## WORK TASK
Every single entry that follows must be copied exactly.
--- --- ---
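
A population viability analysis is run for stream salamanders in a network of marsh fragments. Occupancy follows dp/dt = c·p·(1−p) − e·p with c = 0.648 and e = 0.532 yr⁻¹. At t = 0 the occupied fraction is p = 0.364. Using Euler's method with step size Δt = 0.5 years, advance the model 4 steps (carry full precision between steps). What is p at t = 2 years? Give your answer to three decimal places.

0.296

Update rule: p ← p + [c·p·(1−p) − e·p]·Δt with Δt = 0.5.
step 1: Δp = -0.02182, p = 0.34218
step 2: Δp = -0.01809, p = 0.32409
step 3: Δp = -0.01523, p = 0.30886
step 4: Δp = -0.01299, p = 0.29586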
--- --- ---
## ANSWER BOX
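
A population viability analysis is run for stream salamanders in a network of marsh fragments. Occupancy follows dp/dt = c·p·(1−p) − e·p with c = 0.648 and e = 0.532 yr⁻¹. At t = 0 the occupied fraction is p = 0.364. Using Euler's method with step size Δt = 0.5 years, advance the model 4 steps (carry full precision between steps). What is p at t = 2 years? Give your answer to three decimal places.

0.296

Update rule: p ← p + [c·p·(1−p) − e·p]·Δt with Δt = 0.5.
step 1: Δp = -0.02182, p = 0.34218
step 2: Δp = -0.01809, p = 0.32409
step 3: Δp = -0.01523, p = 0.30886
step 4: Δp = -0.01299, p = 0.29586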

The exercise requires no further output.